### TRY IT:
Where "Each" appears in a line of the entries below, that line should be copied.

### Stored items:
§
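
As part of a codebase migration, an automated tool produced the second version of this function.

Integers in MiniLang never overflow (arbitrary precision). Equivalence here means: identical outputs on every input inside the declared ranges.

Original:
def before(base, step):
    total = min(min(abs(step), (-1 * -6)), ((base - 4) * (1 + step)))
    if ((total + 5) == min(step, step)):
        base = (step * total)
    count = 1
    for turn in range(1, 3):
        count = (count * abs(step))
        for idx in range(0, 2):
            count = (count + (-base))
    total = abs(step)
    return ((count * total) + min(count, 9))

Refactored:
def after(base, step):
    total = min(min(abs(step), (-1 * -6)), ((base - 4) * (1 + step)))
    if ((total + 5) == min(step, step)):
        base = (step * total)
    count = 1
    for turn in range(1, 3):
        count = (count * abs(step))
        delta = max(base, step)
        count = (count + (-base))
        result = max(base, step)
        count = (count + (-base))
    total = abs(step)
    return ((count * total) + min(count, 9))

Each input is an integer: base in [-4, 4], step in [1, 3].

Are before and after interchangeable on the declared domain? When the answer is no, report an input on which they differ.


The two are interchangeable: statement counts differ; also arithmetic usage differs; also loop structure differs; also local variable names differ; also min/max/abs usage differs, and every declared input agrees.
Spot check at base=4, step=3 — before: total=0, then ((total + 5) == min(step, step)) is false, then count=1, then (turn=1), then count=3, then (idx=0), then count=-1, then (idx=1), then count=-5, then (turn=2), then count=-15, then (idx=0), then count=-19, then (idx=1), then count=-23, then total=3, then returns -92. after: total=0, then ((total + 5) == min(step, step)) is false, then count=1, then (turn=1), then count=3, then delta=4, then count=-1, then result=4, then count=-5, then (turn=2), then count=-15, then delta=4, then count=-19, then result=4, then count=-23, then total=3, then returns -92. Both give -92.
Sweeping the whole domain (27 inputs) finds no disagreement.
verdict: equivalent


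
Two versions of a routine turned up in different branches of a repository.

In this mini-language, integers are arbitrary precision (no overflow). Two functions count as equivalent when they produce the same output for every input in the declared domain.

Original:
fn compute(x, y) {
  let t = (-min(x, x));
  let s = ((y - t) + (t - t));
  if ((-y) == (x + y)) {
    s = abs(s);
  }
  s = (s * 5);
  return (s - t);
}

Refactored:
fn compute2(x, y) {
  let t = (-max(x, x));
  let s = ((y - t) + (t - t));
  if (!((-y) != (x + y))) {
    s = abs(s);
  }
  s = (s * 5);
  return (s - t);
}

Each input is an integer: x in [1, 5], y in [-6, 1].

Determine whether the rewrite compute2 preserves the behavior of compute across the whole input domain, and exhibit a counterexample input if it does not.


Equivalent. The suspicious edit (`min(x, x)` became `max(x, x)`) never changes the result for any input inside the declared domain.
Sweeping the whole domain (40 inputs) finds no disagreement.
As a probe, take x=3, y=-3: compute runs t := -3 | s := 0 | ((-y) == (x + y)): false | s := 0 | result 3; compute2 runs t := -3 | s := 0 | (!((-y) != (x + y))): false | s := 0 | result 3; both end at 3.
verdict: equivalent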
§
### TASK RESPONSE:
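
Each input is an integer: base in [-4, 4], step in [1, 3].
Each input is an integer: x in [1, 5], y in [-6, 1].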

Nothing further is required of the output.